● Your assignment: Look through the data below, and copy each line that carries the word "framebuffer".

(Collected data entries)

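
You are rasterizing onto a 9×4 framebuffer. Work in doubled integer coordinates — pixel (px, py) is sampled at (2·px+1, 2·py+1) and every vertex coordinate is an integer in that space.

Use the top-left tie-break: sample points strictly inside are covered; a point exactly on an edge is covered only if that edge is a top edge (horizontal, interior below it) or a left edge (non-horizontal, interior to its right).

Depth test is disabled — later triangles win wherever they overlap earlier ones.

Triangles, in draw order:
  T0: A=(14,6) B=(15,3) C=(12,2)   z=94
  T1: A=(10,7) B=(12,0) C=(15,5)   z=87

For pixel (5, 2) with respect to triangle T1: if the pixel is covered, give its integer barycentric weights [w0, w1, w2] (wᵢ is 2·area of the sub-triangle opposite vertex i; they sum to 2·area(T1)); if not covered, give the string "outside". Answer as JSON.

T0:
  2·area = 10  (B↔C swapped to make it positive)
  edge (14, 6)→(12, 2): d=(-2,-4) top-left  bias=+0
  edge (12, 2)→(15, 3): d=(3,1) right/bottom  bias=-1
  edge (15, 3)→(14, 6): d=(-1,3) right/bottom  bias=-1
    (4,0)@(9, 1): e=[-10,0,20] → .  [on edge]
    (6,1)@(13, 3): e=[2,2,6] → X
    (7,1)@(15, 3): e=[10,0,0] → .  [on edge]
    (6,2)@(13, 5): e=[-2,8,4] → .
  covered (1 px):
    . . . . . . . . .
    . . . . . . X . .
    . . . . . . . . .
    . . . . . . . . .
T1:
  2·area = 31
  edge (10, 7)→(12, 0): d=(2,-7) top-left  bias=+0
  edge (12, 0)→(15, 5): d=(3,5) right/bottom  bias=-1
  edge (15, 5)→(10, 7): d=(-5,2) right/bottom  bias=-1
    (6,1)@(13, 3): e=[13,4,14] → X
    (7,1)@(15, 3): e=[27,-6,10] → .
    (5,2)@(11, 5): e=[3,20,8] → X
    (7,2)@(15, 5): e=[31,0,0] → .  [on edge]
    (5,3)@(11, 7): e=[7,26,-2] → .
    (6,3)@(13, 7): e=[21,16,-6] → .
  covered (3 px):
    . . . . . . . . .
    . . . . . . X . .
    . . . . . X X . .
    . . . . . . . . .

Result: [20,8,3]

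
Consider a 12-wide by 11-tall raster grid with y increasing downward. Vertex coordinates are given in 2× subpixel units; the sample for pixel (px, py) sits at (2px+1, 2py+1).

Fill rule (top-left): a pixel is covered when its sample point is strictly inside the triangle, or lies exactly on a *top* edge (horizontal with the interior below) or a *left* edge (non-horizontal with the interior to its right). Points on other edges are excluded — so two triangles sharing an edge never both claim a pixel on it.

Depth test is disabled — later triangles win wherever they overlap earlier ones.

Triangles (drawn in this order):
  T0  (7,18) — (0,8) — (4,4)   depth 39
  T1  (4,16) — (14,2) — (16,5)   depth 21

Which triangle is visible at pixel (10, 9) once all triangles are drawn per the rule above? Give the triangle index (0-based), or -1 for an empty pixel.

T0:
  2·area = 68
  edge (7, 18)→(0, 8): d=(-7,-10) top-left  bias=+0
  edge (0, 8)→(4, 4): d=(4,-4) top-left  bias=+0
  edge (4, 4)→(7, 18): d=(3,14) right/bottom  bias=-1
    (3,0)@(7, 1): e=[119,0,-51] → .  [on edge]
    (2,1)@(5, 3): e=[85,0,-17] → .  [on edge]
    (1,2)@(3, 5): e=[51,0,17] → X  [on edge]
    (2,2)@(5, 5): e=[71,8,-11] → .
    (0,3)@(1, 7): e=[17,0,51] → X  [on edge]
    (2,3)@(5, 7): e=[57,16,-5] → .
    (0,4)@(1, 9): e=[3,8,57] → X
    (2,4)@(5, 9): e=[43,24,1] → X
    (3,4)@(7, 9): e=[63,32,-27] → .
    (0,5)@(1, 11): e=[-11,16,63] → .
    (1,5)@(3, 11): e=[9,24,35] → X
    (3,5)@(7, 11): e=[49,40,-21] → .
  covered (10 px):
    . . . . . . . . . . . .
    . . . . . . . . . . . .
    . X . . . . . . . . . .
    X X . . . . . . . . . .
    X X X . . . . . . . . .
    . X X . . . . . . . . .
    . . X . . . . . . . . .
    . . X . . . . . . . . .
    . . . . . . . . . . . .
    . . . . . . . . . . . .
    . . . . . . . . . . . .
T1:
  2·area = 58
  edge (4, 16)→(14, 2): d=(10,-14) top-left  bias=+0
  edge (14, 2)→(16, 5): d=(2,3) right/bottom  bias=-1
  edge (16, 5)→(4, 16): d=(-12,11) right/bottom  bias=-1
    (6,2)@(13, 5): e=[16,9,33] → X
    (7,2)@(15, 5): e=[44,3,11] → X
    (8,2)@(17, 5): e=[72,-3,-11] → .
    (5,3)@(11, 7): e=[8,19,31] → X
    (7,3)@(15, 7): e=[64,7,-13] → .
    (4,4)@(9, 9): e=[0,29,29] → X  [on edge]
    (6,4)@(13, 9): e=[56,17,-15] → .
    (4,5)@(9, 11): e=[20,33,5] → X
    (5,5)@(11, 11): e=[48,27,-17] → .
    (3,6)@(7, 13): e=[12,43,3] → X
    (4,6)@(9, 13): e=[40,37,-19] → .
    (2,7)@(5, 15): e=[4,53,1] → X
  covered (9 px):
    . . . . . . . . . . . .
    . . . . . . . . . . . .
    . . . . . . X X . . . .
    . . . . . X X . . . . .
    . . . . X X . . . . . .
    . . . . X . . . . . . .
    . . . X . . . . . . . .
    . . X . . . . . . . . .
    . . . . . . . . . . . .
    . . . . . . . . . . . .
    . . . . . . . . . . . .

Z-buffer (winner per pixel, '.' = empty):
  . . . . . . . . . . . .
  . . . . . . . . . . . .
  . 0 . . . . 1 1 . . . .
  0 0 . . . 1 1 . . . . .
  0 0 0 . 1 1 . . . . . .
  . 0 0 . 1 . . . . . . .
  . . 0 1 . . . . . . . .
  . . 1 . . . . . . . . .
  . . . . . . . . . . . .
  . . . . . . . . . . . .
  . . . . . . . . . . . .

Final: -1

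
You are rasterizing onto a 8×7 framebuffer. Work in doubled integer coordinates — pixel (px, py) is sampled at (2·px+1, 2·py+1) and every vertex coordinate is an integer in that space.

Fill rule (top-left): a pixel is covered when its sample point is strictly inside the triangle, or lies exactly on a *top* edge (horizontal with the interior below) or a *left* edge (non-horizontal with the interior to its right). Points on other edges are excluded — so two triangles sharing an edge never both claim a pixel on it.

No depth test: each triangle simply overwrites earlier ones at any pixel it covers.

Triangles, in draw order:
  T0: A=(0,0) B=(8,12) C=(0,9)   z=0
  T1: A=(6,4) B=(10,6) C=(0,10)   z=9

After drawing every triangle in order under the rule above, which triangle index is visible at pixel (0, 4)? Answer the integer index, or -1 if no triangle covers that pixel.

T0:
  2·area = 72
  edge (0, 0)→(8, 12): d=(8,12) right/bottom  bias=-1
  edge (8, 12)→(0, 9): d=(-8,-3) top-left  bias=+0
  edge (0, 9)→(0, 0): d=(0,-9) top-left  bias=+0
    (0,1)@(1, 3): e=[12,51,9] → #
    (1,1)@(3, 3): e=[-12,57,27] → ·
    (0,2)@(1, 5): e=[28,35,9] → #
    (1,2)@(3, 5): e=[4,41,27] → #
    (2,2)@(5, 5): e=[-20,47,45] → ·
    (0,3)@(1, 7): e=[44,19,9] → #
    (2,3)@(5, 7): e=[-4,31,45] → ·
    (0,4)@(1, 9): e=[60,3,9] → #
    (2,4)@(5, 9): e=[12,15,45] → #
    (3,4)@(7, 9): e=[-12,21,63] → ·
    (0,5)@(1, 11): e=[76,-13,9] → ·
    (1,5)@(3, 11): e=[52,-7,27] → ·
  covered (9 px):
    · · · · · · · ·
    # · · · · · · ·
    # # · · · · · ·
    # # · · · · · ·
    # # # · · · · ·
    · · · # · · · ·
    · · · · · · · ·
T1:
  2·area = 36
  edge (6, 4)→(10, 6): d=(4,2) right/bottom  bias=-1
  edge (10, 6)→(0, 10): d=(-10,4) right/bottom  bias=-1
  edge (0, 10)→(6, 4): d=(6,-6) top-left  bias=+0
    (4,0)@(9, 1): e=[-18,54,0] → ·  [on edge]
    (3,1)@(7, 3): e=[-6,42,0] → ·  [on edge]
    (2,2)@(5, 5): e=[6,30,0] → #  [on edge]
    (3,2)@(7, 5): e=[2,22,12] → #
    (4,2)@(9, 5): e=[-2,14,24] → ·
    (1,3)@(3, 7): e=[18,18,0] → #  [on edge]
    (4,3)@(9, 7): e=[6,-6,36] → ·
    (0,4)@(1, 9): e=[30,6,0] → #  [on edge]
    (1,4)@(3, 9): e=[26,-2,12] → ·
    (2,4)@(5, 9): e=[22,-10,24] → ·
    (3,4)@(7, 9): e=[18,-18,36] → ·
    (0,5)@(1, 11): e=[38,-14,12] → ·
  covered (6 px):
    · · · · · · · ·
    · · · · · · · ·
    · · # # · · · ·
    · # # # · · · ·
    # · · · · · · ·
    · · · · · · · ·
    · · · · · · · ·

Z-buffer (winner per pixel, '.' = empty):
  . . . . . . . .
  0 . . . . . . .
  0 0 1 1 . . . .
  0 1 1 1 . . . .
  1 0 0 . . . . .
  . . . 0 . . . .
  . . . . . . . .

Final: 1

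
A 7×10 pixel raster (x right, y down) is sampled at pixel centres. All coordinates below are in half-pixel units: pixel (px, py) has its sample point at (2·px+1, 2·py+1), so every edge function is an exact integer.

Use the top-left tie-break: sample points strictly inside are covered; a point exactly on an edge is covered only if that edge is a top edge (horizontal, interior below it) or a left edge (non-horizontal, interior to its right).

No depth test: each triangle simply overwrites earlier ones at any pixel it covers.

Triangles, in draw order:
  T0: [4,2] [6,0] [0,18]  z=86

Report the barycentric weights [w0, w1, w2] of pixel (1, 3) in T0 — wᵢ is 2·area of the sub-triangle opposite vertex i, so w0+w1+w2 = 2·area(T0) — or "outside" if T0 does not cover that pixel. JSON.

T0:
  2·area = 24
  edge (4, 2)→(6, 0): d=(2,-2) top-left  bias=+0
  edge (6, 0)→(0, 18): d=(-6,18) right/bottom  bias=-1
  edge (0, 18)→(4, 2): d=(4,-16) top-left  bias=+0
    (2,0)@(5, 1): e=[0,12,12] → X  [on edge]
    (3,0)@(7, 1): e=[4,-24,44] → .
    (1,1)@(3, 3): e=[0,36,-12] → .  [on edge]
    (2,1)@(5, 3): e=[4,0,20] → .  [on edge]
    (0,2)@(1, 5): e=[0,60,-36] → .  [on edge]
    (1,3)@(3, 7): e=[8,12,4] → X
    (2,3)@(5, 7): e=[12,-24,36] → .
    (1,4)@(3, 9): e=[12,0,12] → .  [on edge]
    (0,7)@(1, 15): e=[20,0,4] → .  [on edge]
  covered (2 px):
    . . X . . . .
    . . . . . . .
    . . . . . . .
    . X . . . . .
    . . . . . . .
    . . . . . . .
    . . . . . . .
    . . . . . . .
    . . . . . . .
    . . . . . . .

Final: [12,4,8]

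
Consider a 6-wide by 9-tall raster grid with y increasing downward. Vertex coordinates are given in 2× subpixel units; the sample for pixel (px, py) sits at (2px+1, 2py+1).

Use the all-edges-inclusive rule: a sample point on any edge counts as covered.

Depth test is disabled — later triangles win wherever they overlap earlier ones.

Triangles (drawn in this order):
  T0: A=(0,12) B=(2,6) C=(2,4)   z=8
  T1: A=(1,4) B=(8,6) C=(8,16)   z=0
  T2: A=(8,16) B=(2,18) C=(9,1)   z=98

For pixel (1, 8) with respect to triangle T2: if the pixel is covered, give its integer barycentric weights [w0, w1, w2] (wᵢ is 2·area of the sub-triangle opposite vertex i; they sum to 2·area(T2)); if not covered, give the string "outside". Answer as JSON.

T0:
  2·area = 4  (B↔C swapped to make it positive)
  edge (0, 12)→(2, 4): d=(2,-8) inclusive
  edge (2, 4)→(2, 6): d=(0,2) inclusive
  edge (2, 6)→(0, 12): d=(-2,6) inclusive
    (1,1)@(3, 3): e=[6,-2,0] → ·  [on edge]
    (0,4)@(1, 9): e=[2,2,0] → #  [on edge]
    (1,4)@(3, 9): e=[18,-2,-12] → ·
    (0,5)@(1, 11): e=[6,2,-4] → ·
  covered (1 px):
    · · · · · ·
    · · · · · ·
    · · · · · ·
    · · · · · ·
    # · · · · ·
    · · · · · ·
    · · · · · ·
    · · · · · ·
    · · · · · ·
T1:
  2·area = 70
  edge (1, 4)→(8, 6): d=(7,2) inclusive
  edge (8, 6)→(8, 16): d=(0,10) inclusive
  edge (8, 16)→(1, 4): d=(-7,-12) inclusive
    (1,2)@(3, 5): e=[3,50,17] → #
    (2,2)@(5, 5): e=[-1,30,41] → ·
    (1,3)@(3, 7): e=[17,50,3] → #
    (2,3)@(5, 7): e=[13,30,27] → #
    (3,3)@(7, 7): e=[9,10,51] → #
    (4,3)@(9, 7): e=[5,-10,75] → ·
    (1,4)@(3, 9): e=[31,50,-11] → ·
    (2,4)@(5, 9): e=[27,30,13] → #
    (4,4)@(9, 9): e=[19,-10,61] → ·
    (2,5)@(5, 11): e=[41,30,-1] → ·
    (3,5)@(7, 11): e=[37,10,23] → #
    (4,5)@(9, 11): e=[33,-10,47] → ·
  covered (8 px):
    · · · · · ·
    · · · · · ·
    · # · · · ·
    · # # # · ·
    · · # # · ·
    · · · # · ·
    · · · # · ·
    · · · · · ·
    · · · · · ·
T2:
  2·area = 88
  edge (8, 16)→(2, 18): d=(-6,2) inclusive
  edge (2, 18)→(9, 1): d=(7,-17) inclusive
  edge (9, 1)→(8, 16): d=(-1,15) inclusive
    (4,0)@(9, 1): e=[88,0,0] → #  [on edge]
    (5,0)@(11, 1): e=[84,34,-30] → ·
    (4,1)@(9, 3): e=[76,14,-2] → ·
    (3,3)@(7, 7): e=[56,8,24] → #
    (4,3)@(9, 7): e=[52,42,-6] → ·
    (3,4)@(7, 9): e=[44,22,22] → #
    (4,4)@(9, 9): e=[40,56,-8] → ·
    (2,5)@(5, 11): e=[36,2,50] → #
    (4,5)@(9, 11): e=[28,70,-10] → ·
    (2,6)@(5, 13): e=[24,16,48] → #
    (4,6)@(9, 13): e=[16,84,-12] → ·
    (2,7)@(5, 15): e=[12,30,46] → #
    (5,7)@(11, 15): e=[0,132,-44] → ·  [on edge]
    (2,8)@(5, 17): e=[0,44,44] → #  [on edge]
  covered (11 px):
    · · · · # ·
    · · · · · ·
    · · · · · ·
    · · · # · ·
    · · · # · ·
    · · # # · ·
    · · # # · ·
    · · # # · ·
    · # # · · ·

Result: [10,74,4]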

● Written answer:
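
You are rasterizing onto a 9×4 framebuffer. Work in doubled integer coordinates — pixel (px, py) is sampled at (2·px+1, 2·py+1) and every vertex coordinate is an integer in that space.
You are rasterizing onto a 8×7 framebuffer. Work in doubled integer coordinates — pixel (px, py) is sampled at (2·px+1, 2·py+1) and every vertex coordinate is an integer in that space.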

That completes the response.